> [AVAILABLE DATA]
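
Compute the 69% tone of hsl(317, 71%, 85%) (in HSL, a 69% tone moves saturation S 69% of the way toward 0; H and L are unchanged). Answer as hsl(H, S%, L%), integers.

hsl(317, 22%, 85%)

S moves 69% from 71 toward 0: 71 − 48.99 = 22.01 → 22.
H and L are unchanged.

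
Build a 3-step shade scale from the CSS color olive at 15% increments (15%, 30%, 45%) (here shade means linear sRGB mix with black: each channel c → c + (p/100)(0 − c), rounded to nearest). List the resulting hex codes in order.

CSS olive is rgb(128, 128, 0).
15%: (128 − 19.2 = 108.8→109, 128 − 19.2 = 108.8→109, 0→0) → #6D6D00
30%: (128 − 38.4 = 89.6→90, 128 − 38.4 = 89.6→90, 0→0) → #5A5A00
45%: (128 − 57.6 = 70.4→70, 128 − 57.6 = 70.4→70, 0→0) → #464600

#6D6D00, #5A5A00, #464600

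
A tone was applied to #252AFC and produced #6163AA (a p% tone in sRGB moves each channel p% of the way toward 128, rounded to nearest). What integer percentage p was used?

#252AFC is rgb(37, 42, 252); #6163AA is rgb(97, 99, 170).
On the B channel (widest range): 170 ≈ 252 + (p/100)(128 − 252), so p ≈ 100×(170 − 252)/(128 − 252) = -8200/-124 = 66.13.
p = 66 reproduces all three channels after rounding.

66%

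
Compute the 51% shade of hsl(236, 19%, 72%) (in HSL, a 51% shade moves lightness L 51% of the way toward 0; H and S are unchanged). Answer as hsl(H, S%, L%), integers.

L moves 51% from 72 toward 0: 72 − 36.72 = 35.28 → 35.
H and S are unchanged.

hsl(236, 19%, 35%)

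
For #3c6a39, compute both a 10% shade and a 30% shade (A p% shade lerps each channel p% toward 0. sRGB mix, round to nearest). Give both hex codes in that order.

#365f33, #2a4a28

#3c6a39 is rgb(60, 106, 57).
10% shade:
  R: 60 + 0.1×(0−60) = 60 − 6 = 54 → 54
  G: 106 + 0.1×(0−106) = 106 − 10.6 = 95.4 → 95
  B: 57 + 0.1×(0−57) = 57 − 5.7 = 51.3 → 51
  → #365f33
30% shade:
  R: 60 + 0.3×(0−60) = 60 − 18 = 42 → 42
  G: 106 + 0.3×(0−106) = 106 − 31.8 = 74.2 → 74
  B: 57 − 17.1 = 39.9 → 40
  → #2a4a28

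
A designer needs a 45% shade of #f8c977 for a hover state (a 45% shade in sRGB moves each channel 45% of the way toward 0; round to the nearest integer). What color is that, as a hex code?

#f8c977 is rgb(248, 201, 119).
A 45% shade moves each channel 45% toward 0:
  R: 248 − 111.6 = 136.4 → 136
  G: 201 − 90.45 = 110.55 → 111
  B: 119 + 0.45×(0−119) = 119 − 53.55 = 65.45 → 65
rgb(136, 111, 65) = #886f41.

#886f41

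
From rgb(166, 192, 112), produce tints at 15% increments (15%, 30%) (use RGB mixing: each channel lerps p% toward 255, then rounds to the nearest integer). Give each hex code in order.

#B3C985, #C1D39B

15%: (166 + 13.35 = 179.35→179, 192 + 9.45 = 201.45→201, 112 + 21.45 = 133.45→133) → #B3C985
30%: (166 + 26.7 = 192.7→193, 192 + 18.9 = 210.9→211, 112 + 42.9 = 154.9→155) → #C1D39B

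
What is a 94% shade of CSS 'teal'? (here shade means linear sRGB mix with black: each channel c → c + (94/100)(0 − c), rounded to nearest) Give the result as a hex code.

CSS teal is rgb(0, 128, 128).
Lerp each channel 94% toward 0:
  R: 0 + 0 = 0 → 0
  G: 128 + 0.94×(0−128) = 128 − 120.32 = 7.68 → 8
  B: 128 + 0.94×(0−128) = 128 − 120.32 = 7.68 → 8
rgb(0, 8, 8) = #000808.

#000808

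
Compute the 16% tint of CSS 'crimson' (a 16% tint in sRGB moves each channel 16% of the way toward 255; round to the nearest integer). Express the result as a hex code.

CSS crimson is rgb(220, 20, 60).
Lerp each channel 16% toward 255:
  R: 220 + 0.16×(255−220) = 220 + 5.6 = 225.6 → 226
  G: 20 + 37.6 = 57.6 → 58
  B: 60 + 0.16×(255−60) = 60 + 31.2 = 91.2 → 91
rgb(226, 58, 91) = #e23a5b.

#e23a5b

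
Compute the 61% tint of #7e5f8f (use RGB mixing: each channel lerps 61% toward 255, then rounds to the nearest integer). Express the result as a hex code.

#cdc1d3

#7e5f8f is rgb(126, 95, 143).
A 61% tint moves each channel 61% toward 255:
  R: 126 + 0.61×(255−126) = 126 + 78.69 = 204.69 → 205
  G: 95 + 0.61×(255−95) = 95 + 97.6 = 192.6 → 193
  B: 143 + 0.61×(255−143) = 143 + 68.32 = 211.32 → 211
rgb(205, 193, 211) = #cdc1d3.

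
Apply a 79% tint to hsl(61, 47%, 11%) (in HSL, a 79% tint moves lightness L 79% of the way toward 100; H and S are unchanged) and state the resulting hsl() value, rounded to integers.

L moves 79% from 11 toward 100: 11 + 70.31 = 81.31 → 81.
H and S are unchanged.

hsl(61, 47%, 81%)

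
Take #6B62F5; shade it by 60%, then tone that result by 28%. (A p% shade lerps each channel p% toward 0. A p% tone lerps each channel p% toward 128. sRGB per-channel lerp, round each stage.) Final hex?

#6B62F5 is rgb(107, 98, 245).
A 60% shade moves each channel 60% toward 0:
  R: 107 + 0.6×(0−107) = 107 − 64.2 = 42.8 → 43
  G: 98 + 0.6×(0−98) = 98 − 58.8 = 39.2 → 39
  B: 245 + 0.6×(0−245) = 245 − 147 = 98 → 98
After the shade: rgb(43, 39, 98) = #2B2762.
Lerp each channel 28% toward 128:
  R: 43 + 0.28×(128−43) = 43 + 23.8 = 66.8 → 67
  G: 39 + 0.28×(128−39) = 39 + 24.92 = 63.92 → 64
  B: 98 + 8.4 = 106.4 → 106
rgb(67, 64, 106) = #43406A.

#43406A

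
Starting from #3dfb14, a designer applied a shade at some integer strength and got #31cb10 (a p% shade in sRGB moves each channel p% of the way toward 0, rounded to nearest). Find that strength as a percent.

#3dfb14 is rgb(61, 251, 20); #31cb10 is rgb(49, 203, 16).
On the G channel (widest range): 203 ≈ 251 + (p/100)(0 − 251), so p ≈ 100×(203 − 251)/(0 − 251) = -4800/-251 = 19.12.
p = 19 reproduces all three channels after rounding.

19%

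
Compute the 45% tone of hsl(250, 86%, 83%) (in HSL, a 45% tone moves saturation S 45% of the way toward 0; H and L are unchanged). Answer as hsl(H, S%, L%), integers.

hsl(250, 47%, 83%)

S moves 45% from 86 toward 0: 86 − 38.7 = 47.3 → 47.
H and L are unchanged.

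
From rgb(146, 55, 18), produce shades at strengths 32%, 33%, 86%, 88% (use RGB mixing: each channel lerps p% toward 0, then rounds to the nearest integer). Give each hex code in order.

32%: (146 − 46.72 = 99.28→99, 55 − 17.6 = 37.4→37, 18 − 5.76 = 12.24→12) → #63250C
33%: (146 − 48.18 = 97.82→98, 55 − 18.15 = 36.85→37, 18 − 5.94 = 12.06→12) → #62250C
86%: (146 − 125.56 = 20.44→20, 55 − 47.3 = 7.7→8, 18 − 15.48 = 2.52→3) → #140803
88%: (146 − 128.48 = 17.52→18, 55 − 48.4 = 6.6→7, 18 − 15.84 = 2.16→2) → #120702

#63250C, #62250C, #140803, #120702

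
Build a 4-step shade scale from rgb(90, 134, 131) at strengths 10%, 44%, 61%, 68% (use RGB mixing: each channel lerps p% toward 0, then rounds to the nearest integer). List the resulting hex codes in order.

10%: (90 − 9 = 81→81, 134 − 13.4 = 120.6→121, 131 − 13.1 = 117.9→118) → #517976
44%: (90 − 39.6 = 50.4→50, 134 − 58.96 = 75.04→75, 131 − 57.64 = 73.36→73) → #324b49
61%: (90 − 54.9 = 35.1→35, 134 − 81.74 = 52.26→52, 131 − 79.91 = 51.09→51) → #233433
68%: (90 − 61.2 = 28.8→29, 134 − 91.12 = 42.88→43, 131 − 89.08 = 41.92→42) → #1d2b2a

#517976, #324b49, #233433, #1d2b2a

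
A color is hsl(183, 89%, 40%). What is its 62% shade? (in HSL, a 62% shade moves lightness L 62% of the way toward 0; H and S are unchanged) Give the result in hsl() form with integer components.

hsl(183, 89%, 15%)

L moves 62% from 40 toward 0: 40 − 24.8 = 15.2 → 15.
H and S are unchanged.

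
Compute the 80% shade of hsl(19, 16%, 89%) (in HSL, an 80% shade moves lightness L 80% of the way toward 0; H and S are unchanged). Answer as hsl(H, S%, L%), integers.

hsl(19, 16%, 18%)

L moves 80% from 89 toward 0: 89 − 71.2 = 17.8 → 18.
H and S are unchanged.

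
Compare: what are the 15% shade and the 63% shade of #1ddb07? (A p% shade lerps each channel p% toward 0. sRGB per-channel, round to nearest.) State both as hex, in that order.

#1ddb07 is rgb(29, 219, 7).
15% shade:
  R: 29 − 4.35 = 24.65 → 25
  G: 219 − 32.85 = 186.15 → 186
  B: 7 − 1.05 = 5.95 → 6
  → #19ba06
63% shade:
  R: 29 − 18.27 = 10.73 → 11
  G: 219 − 137.97 = 81.03 → 81
  B: 7 + 0.63×(0−7) = 7 − 4.41 = 2.59 → 3
  → #0b5103

#19ba06, #0b5103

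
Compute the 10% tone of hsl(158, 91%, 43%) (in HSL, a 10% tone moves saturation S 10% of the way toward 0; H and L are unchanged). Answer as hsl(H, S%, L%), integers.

hsl(158, 82%, 43%)

S moves 10% from 91 toward 0: 91 − 9.1 = 81.9 → 82.
H and L are unchanged.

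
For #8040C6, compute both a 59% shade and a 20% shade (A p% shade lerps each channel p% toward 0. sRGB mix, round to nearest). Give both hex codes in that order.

#8040C6 is rgb(128, 64, 198).
59% shade:
  R: 128 − 75.52 = 52.48 → 52
  G: 64 + 0.59×(0−64) = 64 − 37.76 = 26.24 → 26
  B: 198 + 0.59×(0−198) = 198 − 116.82 = 81.18 → 81
  → #341A51
20% shade:
  R: 128 − 25.6 = 102.4 → 102
  G: 64 + 0.2×(0−64) = 64 − 12.8 = 51.2 → 51
  B: 198 − 39.6 = 158.4 → 158
  → #66339E

#341A51, #66339E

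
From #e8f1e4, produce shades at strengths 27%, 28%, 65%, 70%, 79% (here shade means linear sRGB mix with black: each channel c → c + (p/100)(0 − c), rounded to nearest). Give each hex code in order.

#e8f1e4 is rgb(232, 241, 228).
27%: (232 − 62.64 = 169.36→169, 241 − 65.07 = 175.93→176, 228 − 61.56 = 166.44→166) → #a9b0a6
28%: (232 − 64.96 = 167.04→167, 241 − 67.48 = 173.52→174, 228 − 63.84 = 164.16→164) → #a7aea4
65%: (232 − 150.8 = 81.2→81, 241 − 156.65 = 84.35→84, 228 − 148.2 = 79.8→80) → #515450
70%: (232 − 162.4 = 69.6→70, 241 − 168.7 = 72.3→72, 228 − 159.6 = 68.4→68) → #464844
79%: (232 − 183.28 = 48.72→49, 241 − 190.39 = 50.61→51, 228 − 180.12 = 47.88→48) → #313330

#a9b0a6, #a7aea4, #515450, #464844, #313330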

> [WORK INSTRUCTION] Your answer must consist only of the lines from the one with "For #8040C6, compute" through the final line of the entries, each retyped exactly.

> [EXERCISE SOLUTION]
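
For #8040C6, compute both a 59% shade and a 20% shade (A p% shade lerps each channel p% toward 0. sRGB mix, round to nearest). Give both hex codes in that order.

#8040C6 is rgb(128, 64, 198).
59% shade:
  R: 128 − 75.52 = 52.48 → 52
  G: 64 + 0.59×(0−64) = 64 − 37.76 = 26.24 → 26
  B: 198 + 0.59×(0−198) = 198 − 116.82 = 81.18 → 81
  → #341A51
20% shade:
  R: 128 − 25.6 = 102.4 → 102
  G: 64 + 0.2×(0−64) = 64 − 12.8 = 51.2 → 51
  B: 198 − 39.6 = 158.4 → 158
  → #66339E

#341A51, #66339E

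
From #e8f1e4, produce shades at strengths 27%, 28%, 65%, 70%, 79% (here shade means linear sRGB mix with black: each channel c → c + (p/100)(0 − c), rounded to nearest). Give each hex code in order.

#e8f1e4 is rgb(232, 241, 228).
27%: (232 − 62.64 = 169.36→169, 241 − 65.07 = 175.93→176, 228 − 61.56 = 166.44→166) → #a9b0a6
28%: (232 − 64.96 = 167.04→167, 241 − 67.48 = 173.52→174, 228 − 63.84 = 164.16→164) → #a7aea4
65%: (232 − 150.8 = 81.2→81, 241 − 156.65 = 84.35→84, 228 − 148.2 = 79.8→80) → #515450
70%: (232 − 162.4 = 69.6→70, 241 − 168.7 = 72.3→72, 228 − 159.6 = 68.4→68) → #464844
79%: (232 − 183.28 = 48.72→49, 241 − 190.39 = 50.61→51, 228 − 180.12 = 47.88→48) → #313330

#a9b0a6, #a7aea4, #515450, #464844, #313330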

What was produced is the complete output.